| Work order |
What is needed is a verbatim copy of each record below.

| Material supplied |
* * * * * * * * *

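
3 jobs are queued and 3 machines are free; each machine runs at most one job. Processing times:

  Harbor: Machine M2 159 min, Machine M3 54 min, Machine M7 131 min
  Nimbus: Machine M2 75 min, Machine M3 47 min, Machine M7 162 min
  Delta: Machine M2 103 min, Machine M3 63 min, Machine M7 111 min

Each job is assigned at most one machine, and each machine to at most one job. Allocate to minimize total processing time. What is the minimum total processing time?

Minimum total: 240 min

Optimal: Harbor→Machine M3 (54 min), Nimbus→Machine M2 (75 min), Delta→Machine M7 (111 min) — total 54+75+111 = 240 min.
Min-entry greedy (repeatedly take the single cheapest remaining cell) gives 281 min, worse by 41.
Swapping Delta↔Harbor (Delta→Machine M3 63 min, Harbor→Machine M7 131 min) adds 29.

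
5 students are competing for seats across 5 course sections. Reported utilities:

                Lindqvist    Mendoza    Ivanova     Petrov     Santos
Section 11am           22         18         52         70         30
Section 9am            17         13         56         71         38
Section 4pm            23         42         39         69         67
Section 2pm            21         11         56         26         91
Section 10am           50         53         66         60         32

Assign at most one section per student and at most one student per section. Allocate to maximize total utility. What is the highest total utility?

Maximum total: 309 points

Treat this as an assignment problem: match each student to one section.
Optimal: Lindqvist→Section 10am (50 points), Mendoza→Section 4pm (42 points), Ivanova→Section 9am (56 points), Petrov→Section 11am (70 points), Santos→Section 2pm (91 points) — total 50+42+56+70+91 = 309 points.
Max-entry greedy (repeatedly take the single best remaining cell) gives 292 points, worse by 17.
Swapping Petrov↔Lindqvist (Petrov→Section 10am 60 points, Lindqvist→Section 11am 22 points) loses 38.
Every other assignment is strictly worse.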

* * * * * * * * *

| Output |
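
3 jobs are queued and 3 machines are free; each machine runs at most one job. Processing times:

  Harbor: Machine M2 159 min, Machine M3 54 min, Machine M7 131 min
  Nimbus: Machine M2 75 min, Machine M3 47 min, Machine M7 162 min
  Delta: Machine M2 103 min, Machine M3 63 min, Machine M7 111 min

Each job is assigned at most one machine, and each machine to at most one job. Allocate to minimize total processing time. What is the minimum total processing time?

Minimum total: 240 min

Optimal: Harbor→Machine M3 (54 min), Nimbus→Machine M2 (75 min), Delta→Machine M7 (111 min) — total 54+75+111 = 240 min.
Min-entry greedy (repeatedly take the single cheapest remaining cell) gives 281 min, worse by 41.
Swapping Delta↔Harbor (Delta→Machine M3 63 min, Harbor→Machine M7 131 min) adds 29.

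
5 students are competing for seats across 5 course sections. Reported utilities:

                Lindqvist    Mendoza    Ivanova     Petrov     Santos
Section 11am           22         18         52         70         30
Section 9am            17         13         56         71         38
Section 4pm            23         42         39         69         67
Section 2pm            21         11         56         26         91
Section 10am           50         53         66         60         32

Assign at most one section per student and at most one student per section. Allocate to maximize total utility. What is the highest total utility?

Maximum total: 309 points

Treat this as an assignment problem: match each student to one section.
Optimal: Lindqvist→Section 10am (50 points), Mendoza→Section 4pm (42 points), Ivanova→Section 9am (56 points), Petrov→Section 11am (70 points), Santos→Section 2pm (91 points) — total 50+42+56+70+91 = 309 points.
Max-entry greedy (repeatedly take the single best remaining cell) gives 292 points, worse by 17.
Swapping Petrov↔Lindqvist (Petrov→Section 10am 60 points, Lindqvist→Section 11am 22 points) loses 38.
Every other assignment is strictly worse.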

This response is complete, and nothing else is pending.